# Study material
.....

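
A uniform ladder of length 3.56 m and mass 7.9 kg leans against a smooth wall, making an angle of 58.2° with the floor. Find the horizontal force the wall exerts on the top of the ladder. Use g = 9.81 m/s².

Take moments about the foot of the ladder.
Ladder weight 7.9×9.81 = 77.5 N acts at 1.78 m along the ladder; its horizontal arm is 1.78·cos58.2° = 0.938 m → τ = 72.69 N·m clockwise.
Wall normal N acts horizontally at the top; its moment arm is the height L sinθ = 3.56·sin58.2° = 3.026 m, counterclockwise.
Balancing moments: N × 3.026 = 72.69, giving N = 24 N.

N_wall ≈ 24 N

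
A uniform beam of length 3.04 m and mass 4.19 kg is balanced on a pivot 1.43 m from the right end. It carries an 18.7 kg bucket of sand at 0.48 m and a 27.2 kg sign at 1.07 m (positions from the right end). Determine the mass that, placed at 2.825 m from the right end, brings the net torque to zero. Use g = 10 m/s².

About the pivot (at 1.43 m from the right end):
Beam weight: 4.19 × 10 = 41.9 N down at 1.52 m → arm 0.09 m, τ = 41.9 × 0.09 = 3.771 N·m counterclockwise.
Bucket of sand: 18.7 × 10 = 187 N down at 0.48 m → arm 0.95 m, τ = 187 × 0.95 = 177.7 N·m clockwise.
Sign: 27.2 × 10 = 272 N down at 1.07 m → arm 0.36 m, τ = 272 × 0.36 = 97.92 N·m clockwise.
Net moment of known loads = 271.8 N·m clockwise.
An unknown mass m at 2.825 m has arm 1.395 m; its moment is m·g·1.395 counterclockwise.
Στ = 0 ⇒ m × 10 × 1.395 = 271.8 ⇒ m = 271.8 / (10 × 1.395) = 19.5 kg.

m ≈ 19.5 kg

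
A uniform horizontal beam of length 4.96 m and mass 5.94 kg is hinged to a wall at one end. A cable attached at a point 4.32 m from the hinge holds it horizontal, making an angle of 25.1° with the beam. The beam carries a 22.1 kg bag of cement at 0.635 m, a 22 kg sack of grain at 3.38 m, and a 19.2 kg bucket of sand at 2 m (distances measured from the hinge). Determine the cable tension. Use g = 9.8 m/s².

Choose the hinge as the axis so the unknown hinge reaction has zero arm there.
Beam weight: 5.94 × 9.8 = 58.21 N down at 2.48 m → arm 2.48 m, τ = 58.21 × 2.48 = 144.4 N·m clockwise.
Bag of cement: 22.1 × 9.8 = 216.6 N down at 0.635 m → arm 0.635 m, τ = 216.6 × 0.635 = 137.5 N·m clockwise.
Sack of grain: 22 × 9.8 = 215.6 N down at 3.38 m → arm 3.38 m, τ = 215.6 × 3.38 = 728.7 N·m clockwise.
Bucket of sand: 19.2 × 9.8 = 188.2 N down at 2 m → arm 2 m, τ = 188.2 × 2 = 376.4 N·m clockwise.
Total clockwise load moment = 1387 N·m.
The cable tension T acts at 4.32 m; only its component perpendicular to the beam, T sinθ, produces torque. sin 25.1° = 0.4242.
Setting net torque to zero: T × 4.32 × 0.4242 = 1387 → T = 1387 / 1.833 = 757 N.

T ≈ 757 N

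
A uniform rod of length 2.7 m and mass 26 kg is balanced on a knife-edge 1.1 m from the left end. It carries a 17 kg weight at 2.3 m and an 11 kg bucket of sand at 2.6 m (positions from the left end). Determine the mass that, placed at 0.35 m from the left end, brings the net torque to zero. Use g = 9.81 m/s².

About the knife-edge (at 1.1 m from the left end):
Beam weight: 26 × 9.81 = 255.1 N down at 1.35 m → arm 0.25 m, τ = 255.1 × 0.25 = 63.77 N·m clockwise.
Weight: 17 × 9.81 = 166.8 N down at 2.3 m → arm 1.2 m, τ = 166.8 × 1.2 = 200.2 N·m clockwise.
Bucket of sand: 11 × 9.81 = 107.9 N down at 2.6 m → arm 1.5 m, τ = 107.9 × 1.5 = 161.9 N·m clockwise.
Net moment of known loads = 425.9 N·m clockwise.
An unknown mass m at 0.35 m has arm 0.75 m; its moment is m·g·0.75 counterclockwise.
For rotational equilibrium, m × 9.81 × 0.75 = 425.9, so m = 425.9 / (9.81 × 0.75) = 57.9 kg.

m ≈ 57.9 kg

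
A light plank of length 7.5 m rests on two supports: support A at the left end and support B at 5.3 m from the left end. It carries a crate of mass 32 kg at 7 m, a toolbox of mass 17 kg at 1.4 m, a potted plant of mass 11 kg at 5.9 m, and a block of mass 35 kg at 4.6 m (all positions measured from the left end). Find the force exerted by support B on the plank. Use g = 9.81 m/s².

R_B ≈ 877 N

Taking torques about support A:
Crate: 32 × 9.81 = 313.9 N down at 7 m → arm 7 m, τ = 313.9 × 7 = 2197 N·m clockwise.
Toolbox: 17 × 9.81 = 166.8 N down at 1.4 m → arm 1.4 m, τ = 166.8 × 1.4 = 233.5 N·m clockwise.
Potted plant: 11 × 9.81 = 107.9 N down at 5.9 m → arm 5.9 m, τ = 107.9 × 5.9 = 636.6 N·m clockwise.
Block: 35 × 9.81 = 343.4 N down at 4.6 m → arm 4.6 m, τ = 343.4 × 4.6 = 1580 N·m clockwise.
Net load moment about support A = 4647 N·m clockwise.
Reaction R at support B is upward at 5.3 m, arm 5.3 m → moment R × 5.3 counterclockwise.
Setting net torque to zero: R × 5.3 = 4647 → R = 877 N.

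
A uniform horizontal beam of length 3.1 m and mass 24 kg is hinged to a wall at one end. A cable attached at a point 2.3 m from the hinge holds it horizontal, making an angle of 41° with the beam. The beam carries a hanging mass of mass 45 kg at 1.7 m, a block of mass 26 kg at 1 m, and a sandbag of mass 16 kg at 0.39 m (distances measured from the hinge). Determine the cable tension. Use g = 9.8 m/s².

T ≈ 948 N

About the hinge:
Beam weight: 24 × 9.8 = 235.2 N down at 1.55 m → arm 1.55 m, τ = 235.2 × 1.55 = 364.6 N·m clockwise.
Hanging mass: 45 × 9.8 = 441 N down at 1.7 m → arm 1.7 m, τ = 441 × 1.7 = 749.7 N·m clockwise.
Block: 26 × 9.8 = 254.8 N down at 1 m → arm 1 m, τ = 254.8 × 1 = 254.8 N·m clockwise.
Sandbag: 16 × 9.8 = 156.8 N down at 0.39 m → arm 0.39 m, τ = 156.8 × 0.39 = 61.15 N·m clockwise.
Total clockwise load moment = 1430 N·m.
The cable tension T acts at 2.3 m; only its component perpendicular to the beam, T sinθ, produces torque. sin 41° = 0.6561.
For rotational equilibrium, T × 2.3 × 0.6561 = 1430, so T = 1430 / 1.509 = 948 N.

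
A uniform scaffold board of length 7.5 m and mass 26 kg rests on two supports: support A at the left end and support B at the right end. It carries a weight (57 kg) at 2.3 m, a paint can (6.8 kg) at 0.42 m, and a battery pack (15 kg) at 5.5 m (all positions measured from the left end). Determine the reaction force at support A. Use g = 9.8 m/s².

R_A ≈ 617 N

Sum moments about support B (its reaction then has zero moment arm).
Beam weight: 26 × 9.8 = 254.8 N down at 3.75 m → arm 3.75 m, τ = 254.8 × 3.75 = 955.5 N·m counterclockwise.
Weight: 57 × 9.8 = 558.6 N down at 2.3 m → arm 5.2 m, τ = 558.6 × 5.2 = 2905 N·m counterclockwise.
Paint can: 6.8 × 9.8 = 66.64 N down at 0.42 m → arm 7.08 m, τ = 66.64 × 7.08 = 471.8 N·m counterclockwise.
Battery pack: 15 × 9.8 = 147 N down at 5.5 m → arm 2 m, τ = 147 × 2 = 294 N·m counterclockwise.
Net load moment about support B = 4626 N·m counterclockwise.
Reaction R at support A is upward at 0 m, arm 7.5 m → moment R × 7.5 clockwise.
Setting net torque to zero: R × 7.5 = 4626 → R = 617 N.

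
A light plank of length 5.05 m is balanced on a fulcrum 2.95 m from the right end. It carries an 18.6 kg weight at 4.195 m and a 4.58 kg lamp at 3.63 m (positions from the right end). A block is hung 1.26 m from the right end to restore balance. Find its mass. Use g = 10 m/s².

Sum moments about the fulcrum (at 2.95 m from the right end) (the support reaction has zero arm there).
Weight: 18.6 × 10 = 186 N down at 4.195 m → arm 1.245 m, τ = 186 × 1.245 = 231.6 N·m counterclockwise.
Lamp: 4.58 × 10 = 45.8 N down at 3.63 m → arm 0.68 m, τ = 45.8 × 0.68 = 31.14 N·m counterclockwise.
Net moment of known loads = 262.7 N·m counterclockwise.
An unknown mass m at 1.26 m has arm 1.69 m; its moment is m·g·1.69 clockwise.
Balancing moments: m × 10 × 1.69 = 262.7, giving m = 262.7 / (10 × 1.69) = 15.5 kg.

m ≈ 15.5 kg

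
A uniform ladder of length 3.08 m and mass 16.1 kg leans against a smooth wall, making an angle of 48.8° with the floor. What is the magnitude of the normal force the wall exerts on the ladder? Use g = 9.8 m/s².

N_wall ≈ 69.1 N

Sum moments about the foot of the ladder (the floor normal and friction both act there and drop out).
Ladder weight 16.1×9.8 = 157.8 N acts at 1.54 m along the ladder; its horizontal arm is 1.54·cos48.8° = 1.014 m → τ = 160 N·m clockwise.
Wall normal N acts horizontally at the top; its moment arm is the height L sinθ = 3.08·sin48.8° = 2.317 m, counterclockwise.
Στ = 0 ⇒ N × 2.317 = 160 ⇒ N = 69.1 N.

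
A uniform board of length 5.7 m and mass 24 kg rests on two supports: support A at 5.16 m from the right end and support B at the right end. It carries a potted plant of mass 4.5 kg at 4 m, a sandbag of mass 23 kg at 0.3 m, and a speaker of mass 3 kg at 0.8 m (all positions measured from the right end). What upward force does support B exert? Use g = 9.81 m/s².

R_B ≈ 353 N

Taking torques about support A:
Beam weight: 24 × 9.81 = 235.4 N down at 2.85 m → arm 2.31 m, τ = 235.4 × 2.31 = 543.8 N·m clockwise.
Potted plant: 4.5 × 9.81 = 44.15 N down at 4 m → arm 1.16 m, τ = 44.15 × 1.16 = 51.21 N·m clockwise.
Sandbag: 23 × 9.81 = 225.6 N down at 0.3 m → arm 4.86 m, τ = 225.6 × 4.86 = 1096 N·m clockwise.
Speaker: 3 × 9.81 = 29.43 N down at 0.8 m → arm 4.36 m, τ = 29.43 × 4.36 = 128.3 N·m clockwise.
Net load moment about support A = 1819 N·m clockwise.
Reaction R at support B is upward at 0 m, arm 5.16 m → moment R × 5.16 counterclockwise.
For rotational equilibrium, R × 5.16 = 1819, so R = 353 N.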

.....

# What you should do
Your answer must be the lines from the one containing "A uniform board" through the last line of the entries, copied exactly, with no other lines.

# Final answer
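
A uniform board of length 5.7 m and mass 24 kg rests on two supports: support A at 5.16 m from the right end and support B at the right end. It carries a potted plant of mass 4.5 kg at 4 m, a sandbag of mass 23 kg at 0.3 m, and a speaker of mass 3 kg at 0.8 m (all positions measured from the right end). What upward force does support B exert? Use g = 9.81 m/s².

R_B ≈ 353 N

Taking torques about support A:
Beam weight: 24 × 9.81 = 235.4 N down at 2.85 m → arm 2.31 m, τ = 235.4 × 2.31 = 543.8 N·m clockwise.
Potted plant: 4.5 × 9.81 = 44.15 N down at 4 m → arm 1.16 m, τ = 44.15 × 1.16 = 51.21 N·m clockwise.
Sandbag: 23 × 9.81 = 225.6 N down at 0.3 m → arm 4.86 m, τ = 225.6 × 4.86 = 1096 N·m clockwise.
Speaker: 3 × 9.81 = 29.43 N down at 0.8 m → arm 4.36 m, τ = 29.43 × 4.36 = 128.3 N·m clockwise.
Net load moment about support A = 1819 N·m clockwise.
Reaction R at support B is upward at 0 m, arm 5.16 m → moment R × 5.16 counterclockwise.
For rotational equilibrium, R × 5.16 = 1819, so R = 353 N.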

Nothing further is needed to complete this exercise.